- [Exercise]: Among the entries below, which lines include the string "does"? Show each one.
Start of Extracted entries
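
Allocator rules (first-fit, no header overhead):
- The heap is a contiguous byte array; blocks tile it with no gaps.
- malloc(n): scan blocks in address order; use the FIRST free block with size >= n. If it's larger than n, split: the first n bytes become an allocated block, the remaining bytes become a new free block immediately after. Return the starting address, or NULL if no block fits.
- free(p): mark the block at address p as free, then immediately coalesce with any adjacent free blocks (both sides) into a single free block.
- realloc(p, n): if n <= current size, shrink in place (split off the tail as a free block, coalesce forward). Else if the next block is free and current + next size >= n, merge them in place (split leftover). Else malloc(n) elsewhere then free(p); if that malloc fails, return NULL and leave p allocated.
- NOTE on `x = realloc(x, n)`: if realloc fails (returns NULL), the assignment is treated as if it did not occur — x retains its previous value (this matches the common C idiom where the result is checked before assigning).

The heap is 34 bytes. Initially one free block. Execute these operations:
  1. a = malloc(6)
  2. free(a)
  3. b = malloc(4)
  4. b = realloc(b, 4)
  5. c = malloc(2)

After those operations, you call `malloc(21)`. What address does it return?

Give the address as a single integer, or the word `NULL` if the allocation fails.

Answer: 6

Derivation:
Op 1: a = malloc(6) -> a = 0; heap: [0-5 ALLOC][6-33 FREE]
Op 2: free(a) -> (freed a); heap: [0-33 FREE]
Op 3: b = malloc(4) -> b = 0; heap: [0-3 ALLOC][4-33 FREE]
Op 4: b = realloc(b, 4) -> b = 0; heap: [0-3 ALLOC][4-33 FREE]
Op 5: c = malloc(2) -> c = 4; heap: [0-3 ALLOC][4-5 ALLOC][6-33 FREE]
malloc(21): first-fit scan over [0-3 ALLOC][4-5 ALLOC][6-33 FREE] -> 6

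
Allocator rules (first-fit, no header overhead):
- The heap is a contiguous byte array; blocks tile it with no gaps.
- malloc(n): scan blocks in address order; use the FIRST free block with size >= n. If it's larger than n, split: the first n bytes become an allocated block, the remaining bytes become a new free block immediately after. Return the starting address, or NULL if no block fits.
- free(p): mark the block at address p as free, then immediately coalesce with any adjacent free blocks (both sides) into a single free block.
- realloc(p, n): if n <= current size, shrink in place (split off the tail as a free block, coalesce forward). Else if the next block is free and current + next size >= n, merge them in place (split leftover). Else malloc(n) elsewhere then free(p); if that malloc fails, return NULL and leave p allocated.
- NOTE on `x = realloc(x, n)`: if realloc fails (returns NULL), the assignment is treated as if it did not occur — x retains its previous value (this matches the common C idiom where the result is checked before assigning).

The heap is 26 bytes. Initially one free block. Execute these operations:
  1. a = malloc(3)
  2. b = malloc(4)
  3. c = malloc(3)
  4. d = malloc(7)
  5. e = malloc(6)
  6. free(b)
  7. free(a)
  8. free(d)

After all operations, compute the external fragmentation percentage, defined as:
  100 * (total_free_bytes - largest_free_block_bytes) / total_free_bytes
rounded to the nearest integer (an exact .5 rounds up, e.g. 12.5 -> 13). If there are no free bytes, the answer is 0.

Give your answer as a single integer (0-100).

Answer: 59

Derivation:
Op 1: a = malloc(3) -> a = 0; heap: [0-2 ALLOC][3-25 FREE]
Op 2: b = malloc(4) -> b = 3; heap: [0-2 ALLOC][3-6 ALLOC][7-25 FREE]
Op 3: c = malloc(3) -> c = 7; heap: [0-2 ALLOC][3-6 ALLOC][7-9 ALLOC][10-25 FREE]
Op 4: d = malloc(7) -> d = 10; heap: [0-2 ALLOC][3-6 ALLOC][7-9 ALLOC][10-16 ALLOC][17-25 FREE]
Op 5: e = malloc(6) -> e = 17; heap: [0-2 ALLOC][3-6 ALLOC][7-9 ALLOC][10-16 ALLOC][17-22 ALLOC][23-25 FREE]
Op 6: free(b) -> (freed b); heap: [0-2 ALLOC][3-6 FREE][7-9 ALLOC][10-16 ALLOC][17-22 ALLOC][23-25 FREE]
Op 7: free(a) -> (freed a); heap: [0-6 FREE][7-9 ALLOC][10-16 ALLOC][17-22 ALLOC][23-25 FREE]
Op 8: free(d) -> (freed d); heap: [0-6 FREE][7-9 ALLOC][10-16 FREE][17-22 ALLOC][23-25 FREE]
Free blocks: [7 7 3] total_free=17 largest=7 -> 100*(17-7)/17 = 1000/17 ≈ 58.824 -> rounds to 59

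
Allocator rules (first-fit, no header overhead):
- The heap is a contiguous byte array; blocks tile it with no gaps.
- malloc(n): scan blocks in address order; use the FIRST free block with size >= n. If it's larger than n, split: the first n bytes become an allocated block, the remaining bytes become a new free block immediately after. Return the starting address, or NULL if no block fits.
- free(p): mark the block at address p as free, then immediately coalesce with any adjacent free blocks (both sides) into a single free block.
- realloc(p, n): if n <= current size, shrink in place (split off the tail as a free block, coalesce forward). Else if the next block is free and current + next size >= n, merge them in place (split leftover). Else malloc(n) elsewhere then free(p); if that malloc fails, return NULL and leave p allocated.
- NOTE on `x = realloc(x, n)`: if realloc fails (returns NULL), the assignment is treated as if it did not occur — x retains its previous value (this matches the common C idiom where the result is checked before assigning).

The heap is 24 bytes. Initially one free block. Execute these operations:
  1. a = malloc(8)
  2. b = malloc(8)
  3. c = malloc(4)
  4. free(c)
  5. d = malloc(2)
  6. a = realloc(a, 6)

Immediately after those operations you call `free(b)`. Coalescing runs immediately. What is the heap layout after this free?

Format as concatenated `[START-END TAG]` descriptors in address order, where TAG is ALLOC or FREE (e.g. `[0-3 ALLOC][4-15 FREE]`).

Answer: [0-5 ALLOC][6-15 FREE][16-17 ALLOC][18-23 FREE]

Derivation:
Op 1: a = malloc(8) -> a = 0; heap: [0-7 ALLOC][8-23 FREE]
Op 2: b = malloc(8) -> b = 8; heap: [0-7 ALLOC][8-15 ALLOC][16-23 FREE]
Op 3: c = malloc(4) -> c = 16; heap: [0-7 ALLOC][8-15 ALLOC][16-19 ALLOC][20-23 FREE]
Op 4: free(c) -> (freed c); heap: [0-7 ALLOC][8-15 ALLOC][16-23 FREE]
Op 5: d = malloc(2) -> d = 16; heap: [0-7 ALLOC][8-15 ALLOC][16-17 ALLOC][18-23 FREE]
Op 6: a = realloc(a, 6) -> a = 0; heap: [0-5 ALLOC][6-7 FREE][8-15 ALLOC][16-17 ALLOC][18-23 FREE]
free(b): b = 8 -> block [8-15 ALLOC]; mark free, coalesce with adjacent free neighbors -> [0-5 ALLOC][6-15 FREE][16-17 ALLOC][18-23 FREE]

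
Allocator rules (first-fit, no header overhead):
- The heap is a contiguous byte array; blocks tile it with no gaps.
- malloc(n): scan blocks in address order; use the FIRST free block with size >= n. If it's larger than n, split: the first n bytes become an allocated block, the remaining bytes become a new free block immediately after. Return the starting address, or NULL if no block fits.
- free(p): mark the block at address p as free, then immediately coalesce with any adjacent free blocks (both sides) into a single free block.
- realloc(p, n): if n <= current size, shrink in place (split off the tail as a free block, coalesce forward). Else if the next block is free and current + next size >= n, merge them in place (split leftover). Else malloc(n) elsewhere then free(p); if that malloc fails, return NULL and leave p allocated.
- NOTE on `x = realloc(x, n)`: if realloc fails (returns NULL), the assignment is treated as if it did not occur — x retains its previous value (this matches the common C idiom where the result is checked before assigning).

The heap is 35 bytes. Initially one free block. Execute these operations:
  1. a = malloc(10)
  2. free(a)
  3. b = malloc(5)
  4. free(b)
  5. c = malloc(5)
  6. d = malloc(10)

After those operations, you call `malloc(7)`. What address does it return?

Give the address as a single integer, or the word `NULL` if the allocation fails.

Answer: 15

Derivation:
Op 1: a = malloc(10) -> a = 0; heap: [0-9 ALLOC][10-34 FREE]
Op 2: free(a) -> (freed a); heap: [0-34 FREE]
Op 3: b = malloc(5) -> b = 0; heap: [0-4 ALLOC][5-34 FREE]
Op 4: free(b) -> (freed b); heap: [0-34 FREE]
Op 5: c = malloc(5) -> c = 0; heap: [0-4 ALLOC][5-34 FREE]
Op 6: d = malloc(10) -> d = 5; heap: [0-4 ALLOC][5-14 ALLOC][15-34 FREE]
malloc(7): first-fit scan over [0-4 ALLOC][5-14 ALLOC][15-34 FREE] -> 15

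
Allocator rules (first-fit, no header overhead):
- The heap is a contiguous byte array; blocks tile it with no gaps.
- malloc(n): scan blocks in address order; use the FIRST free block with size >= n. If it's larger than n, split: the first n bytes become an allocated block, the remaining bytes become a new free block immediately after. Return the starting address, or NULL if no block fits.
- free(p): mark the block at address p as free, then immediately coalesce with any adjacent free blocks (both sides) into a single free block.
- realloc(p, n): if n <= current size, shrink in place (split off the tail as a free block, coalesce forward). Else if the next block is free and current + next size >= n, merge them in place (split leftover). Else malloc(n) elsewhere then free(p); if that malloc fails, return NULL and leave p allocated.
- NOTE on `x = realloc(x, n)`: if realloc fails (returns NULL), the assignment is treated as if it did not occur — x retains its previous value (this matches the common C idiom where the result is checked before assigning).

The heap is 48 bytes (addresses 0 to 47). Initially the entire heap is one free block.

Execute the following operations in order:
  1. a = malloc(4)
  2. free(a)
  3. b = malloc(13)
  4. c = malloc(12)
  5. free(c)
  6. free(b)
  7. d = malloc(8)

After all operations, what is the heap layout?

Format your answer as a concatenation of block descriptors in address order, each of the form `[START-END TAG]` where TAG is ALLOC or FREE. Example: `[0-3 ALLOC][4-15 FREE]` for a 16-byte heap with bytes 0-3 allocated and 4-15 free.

Op 1: a = malloc(4) -> a = 0; heap: [0-3 ALLOC][4-47 FREE]
Op 2: free(a) -> (freed a); heap: [0-47 FREE]
Op 3: b = malloc(13) -> b = 0; heap: [0-12 ALLOC][13-47 FREE]
Op 4: c = malloc(12) -> c = 13; heap: [0-12 ALLOC][13-24 ALLOC][25-47 FREE]
Op 5: free(c) -> (freed c); heap: [0-12 ALLOC][13-47 FREE]
Op 6: free(b) -> (freed b); heap: [0-47 FREE]
Op 7: d = malloc(8) -> d = 0; heap: [0-7 ALLOC][8-47 FREE]

Answer: [0-7 ALLOC][8-47 FREE]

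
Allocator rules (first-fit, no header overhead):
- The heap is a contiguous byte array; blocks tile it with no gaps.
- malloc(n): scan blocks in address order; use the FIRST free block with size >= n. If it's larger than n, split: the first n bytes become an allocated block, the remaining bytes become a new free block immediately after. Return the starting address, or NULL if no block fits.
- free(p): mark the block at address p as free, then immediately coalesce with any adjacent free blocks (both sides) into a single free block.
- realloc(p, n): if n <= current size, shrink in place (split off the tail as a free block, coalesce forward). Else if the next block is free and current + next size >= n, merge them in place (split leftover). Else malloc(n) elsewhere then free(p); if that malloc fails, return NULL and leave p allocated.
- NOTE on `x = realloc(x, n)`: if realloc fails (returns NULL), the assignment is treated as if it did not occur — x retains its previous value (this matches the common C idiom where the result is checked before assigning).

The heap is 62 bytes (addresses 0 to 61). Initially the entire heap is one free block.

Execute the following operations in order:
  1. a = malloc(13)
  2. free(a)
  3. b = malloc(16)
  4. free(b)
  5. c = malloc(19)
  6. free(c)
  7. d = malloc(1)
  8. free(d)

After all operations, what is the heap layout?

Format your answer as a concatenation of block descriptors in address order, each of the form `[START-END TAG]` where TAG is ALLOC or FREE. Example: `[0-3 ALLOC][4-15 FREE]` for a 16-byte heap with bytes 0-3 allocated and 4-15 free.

Answer: [0-61 FREE]

Derivation:
Op 1: a = malloc(13) -> a = 0; heap: [0-12 ALLOC][13-61 FREE]
Op 2: free(a) -> (freed a); heap: [0-61 FREE]
Op 3: b = malloc(16) -> b = 0; heap: [0-15 ALLOC][16-61 FREE]
Op 4: free(b) -> (freed b); heap: [0-61 FREE]
Op 5: c = malloc(19) -> c = 0; heap: [0-18 ALLOC][19-61 FREE]
Op 6: free(c) -> (freed c); heap: [0-61 FREE]
Op 7: d = malloc(1) -> d = 0; heap: [0-0 ALLOC][1-61 FREE]
Op 8: free(d) -> (freed d); heap: [0-61 FREE]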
End of Extracted entries
- [Response]:
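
After those operations, you call `malloc(21)`. What address does it return?
After those operations, you call `malloc(7)`. What address does it return?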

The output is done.